### Task prompt
From the first line of the records through the line containing "E2 = (π[x](R) ∪ π[x](π[x,e](R)))", retype every line exactly and nothing else.

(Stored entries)

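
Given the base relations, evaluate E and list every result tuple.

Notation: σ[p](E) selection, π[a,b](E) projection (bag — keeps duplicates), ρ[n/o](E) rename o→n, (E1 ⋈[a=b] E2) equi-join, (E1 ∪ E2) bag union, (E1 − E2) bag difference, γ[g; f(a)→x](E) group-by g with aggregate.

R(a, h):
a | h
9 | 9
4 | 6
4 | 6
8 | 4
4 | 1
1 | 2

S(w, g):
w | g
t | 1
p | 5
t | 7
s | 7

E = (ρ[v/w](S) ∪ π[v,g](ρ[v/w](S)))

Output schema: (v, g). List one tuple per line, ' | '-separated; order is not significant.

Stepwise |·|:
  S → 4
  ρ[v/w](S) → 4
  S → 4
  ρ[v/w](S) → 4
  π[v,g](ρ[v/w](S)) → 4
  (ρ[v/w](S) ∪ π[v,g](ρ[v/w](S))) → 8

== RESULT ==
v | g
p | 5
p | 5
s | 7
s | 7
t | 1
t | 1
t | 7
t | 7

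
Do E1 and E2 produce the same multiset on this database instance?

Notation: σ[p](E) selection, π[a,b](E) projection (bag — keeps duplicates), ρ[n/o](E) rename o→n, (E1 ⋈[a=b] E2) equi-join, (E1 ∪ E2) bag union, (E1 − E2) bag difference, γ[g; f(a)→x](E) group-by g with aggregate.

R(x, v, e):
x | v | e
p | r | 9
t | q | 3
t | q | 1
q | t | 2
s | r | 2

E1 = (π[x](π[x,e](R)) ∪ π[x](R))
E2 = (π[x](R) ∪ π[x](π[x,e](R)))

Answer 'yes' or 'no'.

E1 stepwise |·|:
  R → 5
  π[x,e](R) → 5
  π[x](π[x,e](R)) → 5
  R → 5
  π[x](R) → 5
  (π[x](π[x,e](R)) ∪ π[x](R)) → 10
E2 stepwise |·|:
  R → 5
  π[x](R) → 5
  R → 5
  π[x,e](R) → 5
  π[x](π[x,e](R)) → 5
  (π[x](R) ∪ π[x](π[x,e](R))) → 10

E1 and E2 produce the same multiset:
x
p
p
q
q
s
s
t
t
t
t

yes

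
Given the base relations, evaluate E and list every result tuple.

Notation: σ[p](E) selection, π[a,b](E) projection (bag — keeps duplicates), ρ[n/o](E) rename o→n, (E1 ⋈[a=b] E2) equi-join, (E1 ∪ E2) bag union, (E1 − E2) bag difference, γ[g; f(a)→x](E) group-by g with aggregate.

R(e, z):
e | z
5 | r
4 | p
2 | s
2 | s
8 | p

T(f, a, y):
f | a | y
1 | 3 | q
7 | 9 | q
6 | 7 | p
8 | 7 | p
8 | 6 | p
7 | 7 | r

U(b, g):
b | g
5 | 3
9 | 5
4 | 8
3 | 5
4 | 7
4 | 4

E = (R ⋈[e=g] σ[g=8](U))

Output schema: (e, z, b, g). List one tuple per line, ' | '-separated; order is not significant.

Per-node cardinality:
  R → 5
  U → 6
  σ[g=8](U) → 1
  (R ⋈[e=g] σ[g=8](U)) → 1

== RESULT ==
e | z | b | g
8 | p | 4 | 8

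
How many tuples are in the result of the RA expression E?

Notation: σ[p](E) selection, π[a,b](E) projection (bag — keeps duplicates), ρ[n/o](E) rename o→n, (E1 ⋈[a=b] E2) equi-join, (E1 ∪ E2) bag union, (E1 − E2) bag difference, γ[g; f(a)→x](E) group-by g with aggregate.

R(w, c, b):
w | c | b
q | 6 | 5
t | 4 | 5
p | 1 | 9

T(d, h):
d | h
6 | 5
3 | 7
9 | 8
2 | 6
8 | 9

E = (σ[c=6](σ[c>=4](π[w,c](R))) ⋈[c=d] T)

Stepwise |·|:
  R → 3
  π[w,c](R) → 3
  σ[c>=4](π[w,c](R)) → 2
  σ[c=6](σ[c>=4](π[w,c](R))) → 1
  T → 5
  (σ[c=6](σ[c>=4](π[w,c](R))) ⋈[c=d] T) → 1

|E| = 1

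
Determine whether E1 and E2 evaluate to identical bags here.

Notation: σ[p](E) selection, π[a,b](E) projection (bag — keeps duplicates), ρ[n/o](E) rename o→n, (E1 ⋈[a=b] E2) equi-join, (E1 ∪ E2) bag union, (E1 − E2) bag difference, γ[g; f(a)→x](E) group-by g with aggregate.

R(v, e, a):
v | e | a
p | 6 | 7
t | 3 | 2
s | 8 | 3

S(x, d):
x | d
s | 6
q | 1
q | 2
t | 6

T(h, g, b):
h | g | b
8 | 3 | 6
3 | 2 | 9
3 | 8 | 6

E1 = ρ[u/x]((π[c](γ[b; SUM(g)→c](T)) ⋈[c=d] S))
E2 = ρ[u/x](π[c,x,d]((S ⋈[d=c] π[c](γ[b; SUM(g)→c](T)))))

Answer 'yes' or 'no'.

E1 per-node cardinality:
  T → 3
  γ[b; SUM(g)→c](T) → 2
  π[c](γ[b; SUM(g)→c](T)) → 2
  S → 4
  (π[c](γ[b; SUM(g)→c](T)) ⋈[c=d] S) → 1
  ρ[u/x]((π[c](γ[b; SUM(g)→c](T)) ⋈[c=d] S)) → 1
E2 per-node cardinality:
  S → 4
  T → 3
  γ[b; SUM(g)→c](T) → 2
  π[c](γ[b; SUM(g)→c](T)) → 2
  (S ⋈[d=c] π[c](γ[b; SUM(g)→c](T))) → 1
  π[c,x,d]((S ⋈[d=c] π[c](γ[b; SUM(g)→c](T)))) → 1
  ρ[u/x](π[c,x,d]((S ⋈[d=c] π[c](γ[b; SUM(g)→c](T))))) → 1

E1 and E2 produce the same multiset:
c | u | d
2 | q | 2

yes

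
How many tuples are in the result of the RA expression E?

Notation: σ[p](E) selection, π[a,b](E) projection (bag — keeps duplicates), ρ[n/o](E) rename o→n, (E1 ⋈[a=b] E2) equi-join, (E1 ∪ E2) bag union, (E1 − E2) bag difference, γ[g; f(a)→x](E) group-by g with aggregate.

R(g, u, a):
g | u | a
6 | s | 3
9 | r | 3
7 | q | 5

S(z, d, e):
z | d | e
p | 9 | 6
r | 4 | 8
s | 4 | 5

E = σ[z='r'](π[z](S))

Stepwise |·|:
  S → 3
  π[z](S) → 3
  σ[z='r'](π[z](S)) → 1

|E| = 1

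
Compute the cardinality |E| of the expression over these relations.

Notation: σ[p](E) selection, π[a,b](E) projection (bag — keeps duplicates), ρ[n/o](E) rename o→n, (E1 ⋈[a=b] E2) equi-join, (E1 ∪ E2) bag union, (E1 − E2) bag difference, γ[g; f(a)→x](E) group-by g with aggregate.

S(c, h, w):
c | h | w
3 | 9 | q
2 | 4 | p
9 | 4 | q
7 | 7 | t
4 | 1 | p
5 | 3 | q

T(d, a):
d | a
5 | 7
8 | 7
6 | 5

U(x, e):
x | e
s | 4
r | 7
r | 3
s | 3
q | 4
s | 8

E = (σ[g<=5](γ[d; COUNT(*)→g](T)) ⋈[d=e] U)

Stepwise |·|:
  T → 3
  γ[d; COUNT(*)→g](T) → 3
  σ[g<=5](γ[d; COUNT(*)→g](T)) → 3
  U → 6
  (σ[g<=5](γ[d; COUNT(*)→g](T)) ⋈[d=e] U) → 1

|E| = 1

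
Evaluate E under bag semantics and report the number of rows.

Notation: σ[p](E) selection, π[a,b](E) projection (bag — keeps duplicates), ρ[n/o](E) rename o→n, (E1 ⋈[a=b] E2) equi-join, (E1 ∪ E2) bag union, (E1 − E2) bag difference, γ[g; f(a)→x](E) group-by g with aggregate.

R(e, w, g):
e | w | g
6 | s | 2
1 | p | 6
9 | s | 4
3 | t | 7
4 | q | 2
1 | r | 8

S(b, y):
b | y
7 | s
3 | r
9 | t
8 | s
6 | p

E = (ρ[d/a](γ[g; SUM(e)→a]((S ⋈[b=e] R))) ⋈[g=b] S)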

### Exercise solution
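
Given the base relations, evaluate E and list every result tuple.

Notation: σ[p](E) selection, π[a,b](E) projection (bag — keeps duplicates), ρ[n/o](E) rename o→n, (E1 ⋈[a=b] E2) equi-join, (E1 ∪ E2) bag union, (E1 − E2) bag difference, γ[g; f(a)→x](E) group-by g with aggregate.

R(a, h):
a | h
9 | 9
4 | 6
4 | 6
8 | 4
4 | 1
1 | 2

S(w, g):
w | g
t | 1
p | 5
t | 7
s | 7

E = (ρ[v/w](S) ∪ π[v,g](ρ[v/w](S)))

Output schema: (v, g). List one tuple per line, ' | '-separated; order is not significant.

Stepwise |·|:
  S → 4
  ρ[v/w](S) → 4
  S → 4
  ρ[v/w](S) → 4
  π[v,g](ρ[v/w](S)) → 4
  (ρ[v/w](S) ∪ π[v,g](ρ[v/w](S))) → 8

== RESULT ==
v | g
p | 5
p | 5
s | 7
s | 7
t | 1
t | 1
t | 7
t | 7

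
Do E1 and E2 produce the same multiset on this database instance?

Notation: σ[p](E) selection, π[a,b](E) projection (bag — keeps duplicates), ρ[n/o](E) rename o→n, (E1 ⋈[a=b] E2) equi-join, (E1 ∪ E2) bag union, (E1 − E2) bag difference, γ[g; f(a)→x](E) group-by g with aggregate.

R(x, v, e):
x | v | e
p | r | 9
t | q | 3
t | q | 1
q | t | 2
s | r | 2

E1 = (π[x](π[x,e](R)) ∪ π[x](R))
E2 = (π[x](R) ∪ π[x](π[x,e](R)))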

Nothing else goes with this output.